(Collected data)
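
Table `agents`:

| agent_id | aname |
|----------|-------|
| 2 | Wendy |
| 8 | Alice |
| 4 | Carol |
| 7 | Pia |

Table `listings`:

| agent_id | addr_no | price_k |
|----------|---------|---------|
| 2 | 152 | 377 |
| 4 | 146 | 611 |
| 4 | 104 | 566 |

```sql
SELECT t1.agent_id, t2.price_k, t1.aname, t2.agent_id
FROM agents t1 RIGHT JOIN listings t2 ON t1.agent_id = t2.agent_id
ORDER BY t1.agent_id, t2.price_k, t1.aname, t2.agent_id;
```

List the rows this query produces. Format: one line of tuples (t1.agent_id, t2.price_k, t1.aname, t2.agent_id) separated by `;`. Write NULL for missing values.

(2, 377, Wendy, 2); (4, 566, Carol, 4); (4, 611, Carol, 4)

RIGHT JOIN keeps every row from `listings`; unmatched rows get NULL for `agents`'s columns.
Matching on t1.agent_id = t2.agent_id.
- t1 row (agent_id=2): matches 1 t2 row(s) → 1 output row(s).
- t1 row (agent_id=8): no match.
- t1 row (agent_id=4): matches 2 t2 row(s) → 2 output row(s).
- t1 row (agent_id=7): no match.
- every t2 row matched at least one t1 row.
After projecting and ordering:
t1.agent_id | t2.price_k | t1.aname | t2.agent_id
2 | 377 | Wendy | 2
4 | 566 | Carol | 4
4 | 611 | Carol | 4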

■ ASSIGNMENT
What is needed is an exact reproduction of the data.

■ TASK RESULT
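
Table `agents`:

| agent_id | aname |
|----------|-------|
| 2 | Wendy |
| 8 | Alice |
| 4 | Carol |
| 7 | Pia |

Table `listings`:

| agent_id | addr_no | price_k |
|----------|---------|---------|
| 2 | 152 | 377 |
| 4 | 146 | 611 |
| 4 | 104 | 566 |

```sql
SELECT t1.agent_id, t2.price_k, t1.aname, t2.agent_id
FROM agents t1 RIGHT JOIN listings t2 ON t1.agent_id = t2.agent_id
ORDER BY t1.agent_id, t2.price_k, t1.aname, t2.agent_id;
```

List the rows this query produces. Format: one line of tuples (t1.agent_id, t2.price_k, t1.aname, t2.agent_id) separated by `;`. Write NULL for missing values.

(2, 377, Wendy, 2); (4, 566, Carol, 4); (4, 611, Carol, 4)

RIGHT JOIN keeps every row from `listings`; unmatched rows get NULL for `agents`'s columns.
Matching on t1.agent_id = t2.agent_id.
- t1 row (agent_id=2): matches 1 t2 row(s) → 1 output row(s).
- t1 row (agent_id=8): no match.
- t1 row (agent_id=4): matches 2 t2 row(s) → 2 output row(s).
- t1 row (agent_id=7): no match.
- every t2 row matched at least one t1 row.
After projecting and ordering:
t1.agent_id | t2.price_k | t1.aname | t2.agent_id
2 | 377 | Wendy | 2
4 | 566 | Carol | 4
4 | 611 | Carol | 4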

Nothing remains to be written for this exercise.